Directions: For each line of the data that includes the word "decimal", copy the line.
%%
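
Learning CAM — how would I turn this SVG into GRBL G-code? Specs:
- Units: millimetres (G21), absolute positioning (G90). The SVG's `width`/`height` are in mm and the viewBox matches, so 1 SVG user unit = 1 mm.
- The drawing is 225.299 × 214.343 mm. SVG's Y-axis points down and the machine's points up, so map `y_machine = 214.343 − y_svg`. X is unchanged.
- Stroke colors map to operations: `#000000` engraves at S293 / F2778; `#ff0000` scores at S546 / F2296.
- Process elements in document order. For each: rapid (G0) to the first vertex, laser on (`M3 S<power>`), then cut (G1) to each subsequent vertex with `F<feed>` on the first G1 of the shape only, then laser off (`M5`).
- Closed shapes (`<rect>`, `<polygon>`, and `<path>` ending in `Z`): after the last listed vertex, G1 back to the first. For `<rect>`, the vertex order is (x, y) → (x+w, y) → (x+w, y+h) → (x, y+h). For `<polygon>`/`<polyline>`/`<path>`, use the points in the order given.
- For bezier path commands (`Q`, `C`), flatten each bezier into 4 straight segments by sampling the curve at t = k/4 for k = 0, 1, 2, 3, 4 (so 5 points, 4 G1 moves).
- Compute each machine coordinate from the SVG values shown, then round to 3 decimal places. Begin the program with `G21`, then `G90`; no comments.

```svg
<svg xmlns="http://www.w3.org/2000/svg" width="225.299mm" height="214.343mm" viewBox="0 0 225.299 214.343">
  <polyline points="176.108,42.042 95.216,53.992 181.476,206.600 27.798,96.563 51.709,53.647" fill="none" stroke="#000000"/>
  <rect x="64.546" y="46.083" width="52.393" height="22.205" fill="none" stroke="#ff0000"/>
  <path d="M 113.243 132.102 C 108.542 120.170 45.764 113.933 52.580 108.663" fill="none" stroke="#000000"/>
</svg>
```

G21
G90
G0 X176.108 Y172.301
M3 S293
G1 X95.216 Y160.351 F2778
G1 X181.476 Y7.743
G1 X27.798 Y117.780
G1 X51.709 Y160.696
M5
G0 X64.546 Y168.260
M3 S546
G1 X116.939 Y168.260 F2296
G1 X116.939 Y146.055
G1 X64.546 Y146.055
G1 X64.546 Y168.260
M5
G0 X113.243 Y82.241
M3 S293
G1 X100.823 Y90.196 F2778
G1 X78.593 Y96.459
G1 X58.522 Y101.472
G1 X52.580 Y105.680
M5

Since the viewBox matches the mm dimensions, user units are millimetres directly. The only transform is the Y-flip y_m = 214.343 − y_svg.

Shape 1 is a open polyline drawn with `<polyline>`. Its stroke #000000 means engrave at S293, F2778. After flipping Y the toolpath is (176.108,172.301) → (95.216,160.351) → (181.476,7.743) → (27.798,117.780) → (51.709,160.696).

Shape 2 is a rectangle drawn with `<rect>`. Its stroke #ff0000 means score at S546, F2296. After flipping Y the toolpath is (64.546,168.260) → (116.939,168.260) → (116.939,146.055) → (64.546,146.055) → (64.546,168.260), returning to the start.

Shape 3 is a cubic bezier drawn with `<path>`. Its stroke #000000 means engrave at S293, F2778. After flipping Y the toolpath is (113.243,82.241) → (100.823,90.196) → (78.593,96.459) → (58.522,101.472) → (52.580,105.680).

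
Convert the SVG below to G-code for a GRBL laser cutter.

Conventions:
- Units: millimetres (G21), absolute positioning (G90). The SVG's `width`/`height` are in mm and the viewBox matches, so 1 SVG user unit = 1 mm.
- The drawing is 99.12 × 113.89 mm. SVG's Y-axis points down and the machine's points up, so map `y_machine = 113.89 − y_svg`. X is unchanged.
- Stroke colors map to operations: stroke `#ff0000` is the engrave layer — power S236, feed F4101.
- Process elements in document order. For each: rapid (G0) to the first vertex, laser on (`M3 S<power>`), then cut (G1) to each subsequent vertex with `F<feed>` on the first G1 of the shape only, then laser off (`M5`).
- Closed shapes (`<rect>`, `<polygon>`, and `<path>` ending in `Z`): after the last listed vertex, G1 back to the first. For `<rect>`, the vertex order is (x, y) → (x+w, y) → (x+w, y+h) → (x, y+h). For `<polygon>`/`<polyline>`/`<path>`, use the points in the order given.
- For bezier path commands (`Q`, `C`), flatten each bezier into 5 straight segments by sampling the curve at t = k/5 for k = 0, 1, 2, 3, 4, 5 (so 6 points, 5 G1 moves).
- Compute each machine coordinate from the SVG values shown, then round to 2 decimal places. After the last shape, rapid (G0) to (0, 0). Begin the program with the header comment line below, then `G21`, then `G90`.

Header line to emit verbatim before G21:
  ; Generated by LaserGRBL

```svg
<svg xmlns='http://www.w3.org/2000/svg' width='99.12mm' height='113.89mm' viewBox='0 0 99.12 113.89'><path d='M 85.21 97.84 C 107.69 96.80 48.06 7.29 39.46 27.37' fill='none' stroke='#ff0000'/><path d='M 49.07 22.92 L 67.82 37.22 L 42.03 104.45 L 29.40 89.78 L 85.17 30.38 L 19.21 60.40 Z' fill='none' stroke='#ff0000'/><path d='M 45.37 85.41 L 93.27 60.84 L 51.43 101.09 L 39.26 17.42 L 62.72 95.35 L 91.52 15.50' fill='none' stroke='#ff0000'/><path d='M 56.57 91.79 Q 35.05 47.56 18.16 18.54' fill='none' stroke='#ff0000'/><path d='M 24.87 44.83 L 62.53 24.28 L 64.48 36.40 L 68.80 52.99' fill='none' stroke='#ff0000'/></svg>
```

; Generated by LaserGRBL
G21
G90
G0 X85.21 Y16.05
M3 S236
G1 X89.91 Y25.71 F4101
G1 X81.29 Y47.09
G1 X65.75 Y70.69
G1 X49.68 Y87.00
G1 X39.46 Y86.52
M5
G0 X49.07 Y90.97
M3 S236
G1 X67.82 Y76.67 F4101
G1 X42.03 Y9.44
G1 X29.40 Y24.11
G1 X85.17 Y83.51
G1 X19.21 Y53.49
G1 X49.07 Y90.97
M5
G0 X45.37 Y28.48
M3 S236
G1 X93.27 Y53.05 F4101
G1 X51.43 Y12.80
G1 X39.26 Y96.47
G1 X62.72 Y18.54
G1 X91.52 Y98.39
M5
G0 X56.57 Y22.10
M3 S236
G1 X48.15 Y39.18 F4101
G1 X40.09 Y55.05
G1 X32.41 Y69.70
G1 X25.10 Y83.13
G1 X18.16 Y95.35
M5
G0 X24.87 Y69.06
M3 S236
G1 X62.53 Y89.61 F4101
G1 X64.48 Y77.49
G1 X68.80 Y60.90
M5
G0 X0.00 Y0.00

1 u = 1 mm; y_m = 113.89 − y.

[1] `<path>` cubic bezier, #ff0000→engrave S236 F4101: (85.21,16.05) → (89.91,25.71) → (81.29,47.09) → (65.75,70.69) → (49.68,87.00) → (39.46,86.52)

[2] `<path>` closed polygon, #ff0000→engrave S236 F4101: (49.07,90.97) → (67.82,76.67) → (42.03,9.44) → (29.40,24.11) → (85.17,83.51) → (19.21,53.49) → (49.07,90.97) (closed)

[3] `<path>` open polyline, #ff0000→engrave S236 F4101: (45.37,28.48) → (93.27,53.05) → (51.43,12.80) → (39.26,96.47) → (62.72,18.54) → (91.52,98.39)

[4] `<path>` quadratic bezier, #ff0000→engrave S236 F4101: (56.57,22.10) → (48.15,39.18) → (40.09,55.05) → (32.41,69.70) → (25.10,83.13) → (18.16,95.35)

[5] `<path>` open polyline, #ff0000→engrave S236 F4101: (24.87,69.06) → (62.53,89.61) → (64.48,77.49) → (68.80,60.90)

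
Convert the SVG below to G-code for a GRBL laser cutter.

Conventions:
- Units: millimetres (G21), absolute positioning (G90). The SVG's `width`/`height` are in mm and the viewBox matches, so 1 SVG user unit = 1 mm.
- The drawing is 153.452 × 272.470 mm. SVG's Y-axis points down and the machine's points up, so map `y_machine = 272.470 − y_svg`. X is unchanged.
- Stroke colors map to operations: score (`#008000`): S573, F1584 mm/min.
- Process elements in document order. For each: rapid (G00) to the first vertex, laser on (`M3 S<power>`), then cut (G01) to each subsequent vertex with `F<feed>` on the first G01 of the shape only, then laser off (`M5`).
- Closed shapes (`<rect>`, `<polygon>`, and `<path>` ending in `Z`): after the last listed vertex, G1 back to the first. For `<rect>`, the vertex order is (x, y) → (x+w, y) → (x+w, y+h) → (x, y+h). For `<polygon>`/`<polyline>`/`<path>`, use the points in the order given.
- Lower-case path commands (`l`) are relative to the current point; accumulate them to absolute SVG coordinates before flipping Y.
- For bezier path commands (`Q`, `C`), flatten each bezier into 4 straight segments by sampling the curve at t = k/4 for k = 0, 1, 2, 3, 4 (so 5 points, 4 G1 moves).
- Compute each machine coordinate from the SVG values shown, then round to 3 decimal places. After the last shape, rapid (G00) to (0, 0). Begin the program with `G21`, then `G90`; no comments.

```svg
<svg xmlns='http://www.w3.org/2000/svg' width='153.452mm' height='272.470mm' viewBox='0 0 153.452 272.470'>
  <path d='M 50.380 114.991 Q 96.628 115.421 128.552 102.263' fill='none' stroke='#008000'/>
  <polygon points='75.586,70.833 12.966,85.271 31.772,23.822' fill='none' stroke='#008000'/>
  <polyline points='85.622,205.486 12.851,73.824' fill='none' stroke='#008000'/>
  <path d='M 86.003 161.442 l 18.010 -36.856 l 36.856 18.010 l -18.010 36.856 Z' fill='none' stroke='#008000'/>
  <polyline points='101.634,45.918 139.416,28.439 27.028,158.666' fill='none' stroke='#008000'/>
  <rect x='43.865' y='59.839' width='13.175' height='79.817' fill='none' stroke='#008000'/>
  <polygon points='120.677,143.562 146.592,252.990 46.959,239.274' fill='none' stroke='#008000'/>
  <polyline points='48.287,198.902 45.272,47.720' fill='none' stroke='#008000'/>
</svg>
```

G21
G90
G00 X50.380 Y157.479
M3 S573
G01 X72.609 Y158.113 F1584
G01 X93.047 Y160.446
G01 X111.695 Y164.477
G01 X128.552 Y170.207
M5
G00 X75.586 Y201.637
M3 S573
G01 X12.966 Y187.199 F1584
G01 X31.772 Y248.648
G01 X75.586 Y201.637
M5
G00 X85.622 Y66.984
M3 S573
G01 X12.851 Y198.646 F1584
M5
G00 X86.003 Y111.028
M3 S573
G01 X104.013 Y147.884 F1584
G01 X140.869 Y129.874
G01 X122.859 Y93.018
G01 X86.003 Y111.028
M5
G00 X101.634 Y226.552
M3 S573
G01 X139.416 Y244.031 F1584
G01 X27.028 Y113.804
M5
G00 X43.865 Y212.631
M3 S573
G01 X57.040 Y212.631 F1584
G01 X57.040 Y132.814
G01 X43.865 Y132.814
G01 X43.865 Y212.631
M5
G00 X120.677 Y128.908
M3 S573
G01 X146.592 Y19.480 F1584
G01 X46.959 Y33.196
G01 X120.677 Y128.908
M5
G00 X48.287 Y73.568
M3 S573
G01 X45.272 Y224.750 F1584
M5
G00 X0.000 Y0.000

1 u = 1 mm; y_m = 272.470 − y.

[1] `<path>` quadratic bezier, #008000→score S573 F1584: (50.380,157.479) → (72.609,158.113) → (93.047,160.446) → (111.695,164.477) → (128.552,170.207)

[2] `<polygon>` regular polygon, #008000→score S573 F1584: (75.586,201.637) → (12.966,187.199) → (31.772,248.648) → (75.586,201.637) (closed)

[3] `<polyline>` line segment, #008000→score S573 F1584: (85.622,66.984) → (12.851,198.646)

[4] `<path>` regular polygon, #008000→score S573 F1584: (86.003,111.028) → (104.013,147.884) → (140.869,129.874) → (122.859,93.018) → (86.003,111.028) (closed)

[5] `<polyline>` open polyline, #008000→score S573 F1584: (101.634,226.552) → (139.416,244.031) → (27.028,113.804)

[6] `<rect>` rectangle, #008000→score S573 F1584: (43.865,212.631) → (57.040,212.631) → (57.040,132.814) → (43.865,132.814) → (43.865,212.631) (closed)

[7] `<polygon>` closed polygon, #008000→score S573 F1584: (120.677,128.908) → (146.592,19.480) → (46.959,33.196) → (120.677,128.908) (closed)

[8] `<polyline>` line segment, #008000→score S573 F1584: (48.287,73.568) → (45.272,224.750)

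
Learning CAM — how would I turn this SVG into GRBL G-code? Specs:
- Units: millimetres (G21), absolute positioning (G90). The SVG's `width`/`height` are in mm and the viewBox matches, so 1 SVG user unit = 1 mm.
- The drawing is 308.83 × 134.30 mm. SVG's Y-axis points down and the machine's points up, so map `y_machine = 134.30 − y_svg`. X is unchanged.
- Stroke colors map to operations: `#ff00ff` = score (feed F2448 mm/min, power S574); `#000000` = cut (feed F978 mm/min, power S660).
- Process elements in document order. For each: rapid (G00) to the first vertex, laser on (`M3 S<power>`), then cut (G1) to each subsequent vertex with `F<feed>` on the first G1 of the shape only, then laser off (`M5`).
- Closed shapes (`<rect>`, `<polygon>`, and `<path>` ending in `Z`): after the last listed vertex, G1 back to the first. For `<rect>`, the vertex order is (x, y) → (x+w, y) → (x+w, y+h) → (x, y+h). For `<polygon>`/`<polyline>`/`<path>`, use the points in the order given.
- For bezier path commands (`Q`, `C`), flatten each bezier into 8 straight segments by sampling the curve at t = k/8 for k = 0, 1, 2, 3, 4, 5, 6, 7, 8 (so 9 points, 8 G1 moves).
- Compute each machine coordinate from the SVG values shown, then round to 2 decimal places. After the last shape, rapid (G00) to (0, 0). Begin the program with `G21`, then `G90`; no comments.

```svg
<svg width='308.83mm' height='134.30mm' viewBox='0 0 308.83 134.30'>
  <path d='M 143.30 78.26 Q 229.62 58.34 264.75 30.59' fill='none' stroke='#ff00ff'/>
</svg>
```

G21
G90
G00 X143.30 Y56.04
M3 S574
G1 X164.08 Y61.14 F2448
G1 X183.26 Y66.49
G1 X200.84 Y72.08
G1 X216.82 Y77.92
G1 X231.20 Y84.00
G1 X243.99 Y90.32
G1 X255.17 Y96.89
G1 X264.75 Y103.71
M5
G00 X0.00 Y0.00

Since the viewBox matches the mm dimensions, user units are millimetres directly. The only transform is the Y-flip y_m = 134.30 − y_svg.

Shape 1 is a quadratic bezier drawn with `<path>`. Its stroke #ff00ff means score at S574, F2448. After flipping Y the toolpath is (143.30,56.04) → (164.08,61.14) → (183.26,66.49) → (200.84,72.08) → (216.82,77.92) → (231.20,84.00) → (243.99,90.32) → (255.17,96.89) → (264.75,103.71).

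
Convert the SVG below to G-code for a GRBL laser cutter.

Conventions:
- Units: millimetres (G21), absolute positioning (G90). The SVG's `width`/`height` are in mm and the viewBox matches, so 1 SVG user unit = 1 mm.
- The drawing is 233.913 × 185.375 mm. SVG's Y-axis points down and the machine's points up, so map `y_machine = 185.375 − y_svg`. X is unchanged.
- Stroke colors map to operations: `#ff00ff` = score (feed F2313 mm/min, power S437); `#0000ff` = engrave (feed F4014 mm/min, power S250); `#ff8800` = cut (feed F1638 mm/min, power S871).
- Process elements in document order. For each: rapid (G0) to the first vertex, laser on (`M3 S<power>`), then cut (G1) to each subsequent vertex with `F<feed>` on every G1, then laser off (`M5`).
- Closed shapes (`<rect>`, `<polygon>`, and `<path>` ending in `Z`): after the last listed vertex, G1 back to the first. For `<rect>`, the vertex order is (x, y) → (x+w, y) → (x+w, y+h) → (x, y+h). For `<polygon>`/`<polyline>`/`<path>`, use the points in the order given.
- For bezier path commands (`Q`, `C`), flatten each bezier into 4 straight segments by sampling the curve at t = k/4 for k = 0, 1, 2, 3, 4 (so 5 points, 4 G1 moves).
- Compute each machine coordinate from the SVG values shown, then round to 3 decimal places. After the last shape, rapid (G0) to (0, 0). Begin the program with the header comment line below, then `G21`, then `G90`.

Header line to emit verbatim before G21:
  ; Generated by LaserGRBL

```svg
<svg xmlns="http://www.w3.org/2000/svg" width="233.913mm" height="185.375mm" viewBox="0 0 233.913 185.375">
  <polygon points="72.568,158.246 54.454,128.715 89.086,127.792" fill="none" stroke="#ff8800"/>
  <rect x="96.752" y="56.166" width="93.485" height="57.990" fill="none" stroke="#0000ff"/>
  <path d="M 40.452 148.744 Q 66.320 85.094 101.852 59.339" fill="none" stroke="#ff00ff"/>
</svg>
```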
%%
Response area:
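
- Compute each machine coordinate from the SVG values shown, then round to 3 decimal places. Begin the program with `G21`, then `G90`; no comments.
- Compute each machine coordinate from the SVG values shown, then round to 2 decimal places. After the last shape, rapid (G0) to (0, 0). Begin the program with the header comment line below, then `G21`, then `G90`.
- Compute each machine coordinate from the SVG values shown, then round to 3 decimal places. After the last shape, rapid (G00) to (0, 0). Begin the program with `G21`, then `G90`; no comments.
- Compute each machine coordinate from the SVG values shown, then round to 2 decimal places. After the last shape, rapid (G00) to (0, 0). Begin the program with `G21`, then `G90`; no comments.
- Compute each machine coordinate from the SVG values shown, then round to 3 decimal places. After the last shape, rapid (G0) to (0, 0). Begin the program with the header comment line below, then `G21`, then `G90`.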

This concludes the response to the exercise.